*Assigned task*. Scan the records below for the line containing "We need to find time on Thursday" and the line containing "- Callum (UTC−1, local". Copy both, plus every line between, exactly.

*Records supplied*.
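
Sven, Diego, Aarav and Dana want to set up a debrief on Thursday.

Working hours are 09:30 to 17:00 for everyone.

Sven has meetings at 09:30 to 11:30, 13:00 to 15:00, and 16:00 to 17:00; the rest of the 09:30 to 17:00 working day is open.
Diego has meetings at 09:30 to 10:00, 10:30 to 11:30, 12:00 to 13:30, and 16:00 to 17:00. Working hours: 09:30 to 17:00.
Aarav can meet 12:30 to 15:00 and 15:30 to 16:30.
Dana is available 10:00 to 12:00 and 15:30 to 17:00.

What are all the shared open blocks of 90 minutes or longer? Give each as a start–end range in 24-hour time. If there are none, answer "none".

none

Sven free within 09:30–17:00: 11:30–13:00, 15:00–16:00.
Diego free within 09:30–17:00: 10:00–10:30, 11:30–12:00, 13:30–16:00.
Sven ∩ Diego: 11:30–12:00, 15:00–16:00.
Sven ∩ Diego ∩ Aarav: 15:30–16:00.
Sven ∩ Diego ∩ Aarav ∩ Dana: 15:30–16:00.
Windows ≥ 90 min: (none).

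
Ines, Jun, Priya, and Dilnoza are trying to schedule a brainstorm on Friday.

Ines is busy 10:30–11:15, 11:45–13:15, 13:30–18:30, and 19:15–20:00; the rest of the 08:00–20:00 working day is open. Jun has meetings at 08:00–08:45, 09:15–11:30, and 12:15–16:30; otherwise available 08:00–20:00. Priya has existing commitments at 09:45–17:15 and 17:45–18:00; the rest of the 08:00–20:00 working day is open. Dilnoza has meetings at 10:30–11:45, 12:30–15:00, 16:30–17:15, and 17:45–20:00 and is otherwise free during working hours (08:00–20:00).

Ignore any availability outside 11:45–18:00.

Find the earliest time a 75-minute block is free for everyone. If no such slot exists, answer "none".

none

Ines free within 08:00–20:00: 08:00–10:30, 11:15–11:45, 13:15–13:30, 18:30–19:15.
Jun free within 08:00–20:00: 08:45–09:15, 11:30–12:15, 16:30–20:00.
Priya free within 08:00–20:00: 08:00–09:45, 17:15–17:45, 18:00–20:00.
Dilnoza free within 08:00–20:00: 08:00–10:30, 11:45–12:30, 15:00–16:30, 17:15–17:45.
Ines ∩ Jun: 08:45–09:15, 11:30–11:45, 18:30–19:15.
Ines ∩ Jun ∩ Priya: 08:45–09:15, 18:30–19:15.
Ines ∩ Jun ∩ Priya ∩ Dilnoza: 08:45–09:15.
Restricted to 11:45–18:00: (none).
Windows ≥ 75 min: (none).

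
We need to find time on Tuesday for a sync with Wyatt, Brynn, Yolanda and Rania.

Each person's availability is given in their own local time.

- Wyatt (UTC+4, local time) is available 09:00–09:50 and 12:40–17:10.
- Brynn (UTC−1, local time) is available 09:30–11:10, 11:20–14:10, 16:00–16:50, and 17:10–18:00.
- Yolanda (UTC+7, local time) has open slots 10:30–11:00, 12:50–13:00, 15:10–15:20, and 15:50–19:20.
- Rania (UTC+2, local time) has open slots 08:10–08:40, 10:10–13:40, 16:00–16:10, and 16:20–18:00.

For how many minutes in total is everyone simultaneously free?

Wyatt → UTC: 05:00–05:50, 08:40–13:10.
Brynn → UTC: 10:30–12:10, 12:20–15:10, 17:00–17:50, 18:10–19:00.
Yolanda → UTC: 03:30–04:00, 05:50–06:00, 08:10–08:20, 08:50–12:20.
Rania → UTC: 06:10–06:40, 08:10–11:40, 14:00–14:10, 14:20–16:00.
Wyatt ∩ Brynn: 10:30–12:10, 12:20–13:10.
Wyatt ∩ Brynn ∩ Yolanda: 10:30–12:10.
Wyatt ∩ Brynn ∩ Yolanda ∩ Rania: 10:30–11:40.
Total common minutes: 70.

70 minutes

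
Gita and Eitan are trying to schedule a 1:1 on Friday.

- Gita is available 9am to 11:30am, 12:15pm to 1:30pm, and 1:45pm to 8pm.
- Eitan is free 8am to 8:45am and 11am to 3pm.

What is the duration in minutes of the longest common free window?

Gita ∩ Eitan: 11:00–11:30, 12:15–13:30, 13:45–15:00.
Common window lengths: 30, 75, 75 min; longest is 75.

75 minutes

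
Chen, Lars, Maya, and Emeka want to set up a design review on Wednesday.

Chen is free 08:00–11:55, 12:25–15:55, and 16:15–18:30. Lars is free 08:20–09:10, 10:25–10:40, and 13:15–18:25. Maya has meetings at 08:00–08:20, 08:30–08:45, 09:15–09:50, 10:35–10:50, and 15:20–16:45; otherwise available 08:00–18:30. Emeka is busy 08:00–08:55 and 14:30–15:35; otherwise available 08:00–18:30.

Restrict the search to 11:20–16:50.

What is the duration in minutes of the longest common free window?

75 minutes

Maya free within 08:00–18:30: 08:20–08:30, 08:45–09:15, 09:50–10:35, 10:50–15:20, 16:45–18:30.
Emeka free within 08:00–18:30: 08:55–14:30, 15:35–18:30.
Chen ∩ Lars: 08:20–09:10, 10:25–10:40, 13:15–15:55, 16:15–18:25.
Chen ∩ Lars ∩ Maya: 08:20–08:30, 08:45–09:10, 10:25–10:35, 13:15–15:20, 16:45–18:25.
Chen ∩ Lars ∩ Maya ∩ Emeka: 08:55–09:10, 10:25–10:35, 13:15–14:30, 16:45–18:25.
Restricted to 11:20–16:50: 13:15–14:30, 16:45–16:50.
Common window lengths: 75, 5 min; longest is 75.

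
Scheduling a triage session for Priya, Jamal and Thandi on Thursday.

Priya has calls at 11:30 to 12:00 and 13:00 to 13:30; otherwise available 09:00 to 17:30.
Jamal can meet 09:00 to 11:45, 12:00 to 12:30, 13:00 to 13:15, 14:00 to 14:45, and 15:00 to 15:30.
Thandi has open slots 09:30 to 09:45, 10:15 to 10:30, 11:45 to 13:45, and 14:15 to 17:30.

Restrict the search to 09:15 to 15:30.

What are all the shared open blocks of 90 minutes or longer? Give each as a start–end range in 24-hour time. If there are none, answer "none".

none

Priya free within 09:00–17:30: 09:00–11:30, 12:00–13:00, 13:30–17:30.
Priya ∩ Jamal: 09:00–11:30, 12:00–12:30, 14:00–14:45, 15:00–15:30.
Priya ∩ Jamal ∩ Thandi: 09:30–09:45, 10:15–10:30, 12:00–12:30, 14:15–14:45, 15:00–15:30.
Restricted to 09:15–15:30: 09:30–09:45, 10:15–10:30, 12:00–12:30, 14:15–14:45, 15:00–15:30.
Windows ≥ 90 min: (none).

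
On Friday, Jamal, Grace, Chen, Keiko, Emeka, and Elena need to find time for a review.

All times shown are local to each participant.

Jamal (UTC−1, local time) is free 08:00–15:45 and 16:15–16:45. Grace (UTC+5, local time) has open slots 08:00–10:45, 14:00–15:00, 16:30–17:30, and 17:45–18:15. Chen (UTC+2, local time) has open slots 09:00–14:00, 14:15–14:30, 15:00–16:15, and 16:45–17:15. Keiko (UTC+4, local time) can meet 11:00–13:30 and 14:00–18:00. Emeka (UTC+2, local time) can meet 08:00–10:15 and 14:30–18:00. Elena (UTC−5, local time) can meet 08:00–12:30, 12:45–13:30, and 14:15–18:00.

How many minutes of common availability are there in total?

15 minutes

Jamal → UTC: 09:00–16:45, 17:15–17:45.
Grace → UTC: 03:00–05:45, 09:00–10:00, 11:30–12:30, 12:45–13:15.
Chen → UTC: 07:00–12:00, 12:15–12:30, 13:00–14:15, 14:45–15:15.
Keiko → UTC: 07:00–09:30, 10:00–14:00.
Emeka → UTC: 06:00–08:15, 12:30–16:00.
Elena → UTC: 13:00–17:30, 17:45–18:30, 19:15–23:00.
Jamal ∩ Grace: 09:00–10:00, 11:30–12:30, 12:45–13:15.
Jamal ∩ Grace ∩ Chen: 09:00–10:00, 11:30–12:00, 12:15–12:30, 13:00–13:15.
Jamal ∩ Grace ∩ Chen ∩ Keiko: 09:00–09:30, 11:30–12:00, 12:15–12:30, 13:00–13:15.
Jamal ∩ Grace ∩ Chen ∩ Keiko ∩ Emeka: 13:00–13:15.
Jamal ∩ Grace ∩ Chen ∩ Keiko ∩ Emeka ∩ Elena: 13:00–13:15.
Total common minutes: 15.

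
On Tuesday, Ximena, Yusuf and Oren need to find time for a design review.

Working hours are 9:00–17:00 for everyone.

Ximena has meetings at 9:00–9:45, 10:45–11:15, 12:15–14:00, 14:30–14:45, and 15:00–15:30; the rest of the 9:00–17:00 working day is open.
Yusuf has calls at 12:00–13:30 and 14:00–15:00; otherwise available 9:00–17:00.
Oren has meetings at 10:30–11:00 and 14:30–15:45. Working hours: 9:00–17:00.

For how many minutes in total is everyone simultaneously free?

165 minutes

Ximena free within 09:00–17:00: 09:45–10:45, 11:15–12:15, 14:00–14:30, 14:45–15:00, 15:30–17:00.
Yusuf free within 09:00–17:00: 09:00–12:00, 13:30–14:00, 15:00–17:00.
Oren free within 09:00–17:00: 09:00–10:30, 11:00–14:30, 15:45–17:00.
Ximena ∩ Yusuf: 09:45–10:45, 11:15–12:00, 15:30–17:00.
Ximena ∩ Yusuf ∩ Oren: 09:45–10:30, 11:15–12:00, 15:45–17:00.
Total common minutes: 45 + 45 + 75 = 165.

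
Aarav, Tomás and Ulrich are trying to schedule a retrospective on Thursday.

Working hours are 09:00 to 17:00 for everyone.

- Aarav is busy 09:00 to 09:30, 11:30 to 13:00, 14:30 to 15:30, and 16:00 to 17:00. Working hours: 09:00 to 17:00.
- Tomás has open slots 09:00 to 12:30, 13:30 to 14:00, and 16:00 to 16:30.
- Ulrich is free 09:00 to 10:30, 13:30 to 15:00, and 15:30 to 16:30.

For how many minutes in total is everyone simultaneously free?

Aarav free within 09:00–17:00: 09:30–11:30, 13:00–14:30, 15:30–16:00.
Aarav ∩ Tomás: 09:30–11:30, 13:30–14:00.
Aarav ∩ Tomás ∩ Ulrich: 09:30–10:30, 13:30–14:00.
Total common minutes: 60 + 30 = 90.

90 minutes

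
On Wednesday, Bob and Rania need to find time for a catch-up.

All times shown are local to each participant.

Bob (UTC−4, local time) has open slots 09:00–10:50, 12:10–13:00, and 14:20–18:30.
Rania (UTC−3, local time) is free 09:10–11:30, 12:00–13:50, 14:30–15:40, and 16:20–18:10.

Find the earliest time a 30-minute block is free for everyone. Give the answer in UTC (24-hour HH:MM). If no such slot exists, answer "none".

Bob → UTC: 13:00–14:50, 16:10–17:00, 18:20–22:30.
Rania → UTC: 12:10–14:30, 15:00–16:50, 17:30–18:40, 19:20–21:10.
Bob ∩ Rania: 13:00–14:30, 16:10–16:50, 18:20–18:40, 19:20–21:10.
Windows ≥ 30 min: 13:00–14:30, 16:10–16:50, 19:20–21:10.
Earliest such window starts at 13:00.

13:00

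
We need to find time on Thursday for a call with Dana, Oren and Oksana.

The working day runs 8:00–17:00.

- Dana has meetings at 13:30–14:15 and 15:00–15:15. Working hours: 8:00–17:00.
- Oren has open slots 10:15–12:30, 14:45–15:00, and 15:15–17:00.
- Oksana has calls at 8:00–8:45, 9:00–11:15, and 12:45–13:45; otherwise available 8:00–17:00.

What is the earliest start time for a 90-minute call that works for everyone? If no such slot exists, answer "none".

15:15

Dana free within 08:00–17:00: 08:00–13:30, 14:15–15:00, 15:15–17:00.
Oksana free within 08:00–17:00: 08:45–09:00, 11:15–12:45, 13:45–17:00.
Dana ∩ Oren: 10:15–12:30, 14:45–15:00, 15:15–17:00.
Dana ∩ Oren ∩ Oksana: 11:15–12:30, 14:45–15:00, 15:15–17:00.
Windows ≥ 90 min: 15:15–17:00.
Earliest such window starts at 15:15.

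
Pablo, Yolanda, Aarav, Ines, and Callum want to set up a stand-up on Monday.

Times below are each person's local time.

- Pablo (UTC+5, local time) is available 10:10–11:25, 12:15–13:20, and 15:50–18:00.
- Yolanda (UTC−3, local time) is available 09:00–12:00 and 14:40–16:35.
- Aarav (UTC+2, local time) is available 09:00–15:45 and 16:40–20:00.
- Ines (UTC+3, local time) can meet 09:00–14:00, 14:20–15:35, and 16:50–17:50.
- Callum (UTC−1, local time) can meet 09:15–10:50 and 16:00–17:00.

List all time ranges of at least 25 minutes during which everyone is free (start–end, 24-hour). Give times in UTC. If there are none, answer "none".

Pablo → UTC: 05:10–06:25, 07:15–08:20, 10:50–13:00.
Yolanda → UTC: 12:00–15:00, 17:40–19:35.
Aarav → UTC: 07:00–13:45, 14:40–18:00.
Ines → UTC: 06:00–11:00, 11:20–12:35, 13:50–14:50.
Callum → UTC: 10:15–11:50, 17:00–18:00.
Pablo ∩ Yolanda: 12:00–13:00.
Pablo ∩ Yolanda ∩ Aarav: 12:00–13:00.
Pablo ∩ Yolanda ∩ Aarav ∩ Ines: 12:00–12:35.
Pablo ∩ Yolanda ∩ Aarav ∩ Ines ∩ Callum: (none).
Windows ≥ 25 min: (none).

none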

*Exercise solution*.
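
We need to find time on Thursday for a call with Dana, Oren and Oksana.

The working day runs 8:00–17:00.

- Dana has meetings at 13:30–14:15 and 15:00–15:15. Working hours: 8:00–17:00.
- Oren has open slots 10:15–12:30, 14:45–15:00, and 15:15–17:00.
- Oksana has calls at 8:00–8:45, 9:00–11:15, and 12:45–13:45; otherwise available 8:00–17:00.

What is the earliest start time for a 90-minute call that works for everyone? If no such slot exists, answer "none".

15:15

Dana free within 08:00–17:00: 08:00–13:30, 14:15–15:00, 15:15–17:00.
Oksana free within 08:00–17:00: 08:45–09:00, 11:15–12:45, 13:45–17:00.
Dana ∩ Oren: 10:15–12:30, 14:45–15:00, 15:15–17:00.
Dana ∩ Oren ∩ Oksana: 11:15–12:30, 14:45–15:00, 15:15–17:00.
Windows ≥ 90 min: 15:15–17:00.
Earliest such window starts at 15:15.

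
Pablo, Yolanda, Aarav, Ines, and Callum want to set up a stand-up on Monday.

Times below are each person's local time.

- Pablo (UTC+5, local time) is available 10:10–11:25, 12:15–13:20, and 15:50–18:00.
- Yolanda (UTC−3, local time) is available 09:00–12:00 and 14:40–16:35.
- Aarav (UTC+2, local time) is available 09:00–15:45 and 16:40–20:00.
- Ines (UTC+3, local time) can meet 09:00–14:00, 14:20–15:35, and 16:50–17:50.
- Callum (UTC−1, local time) can meet 09:15–10:50 and 16:00–17:00.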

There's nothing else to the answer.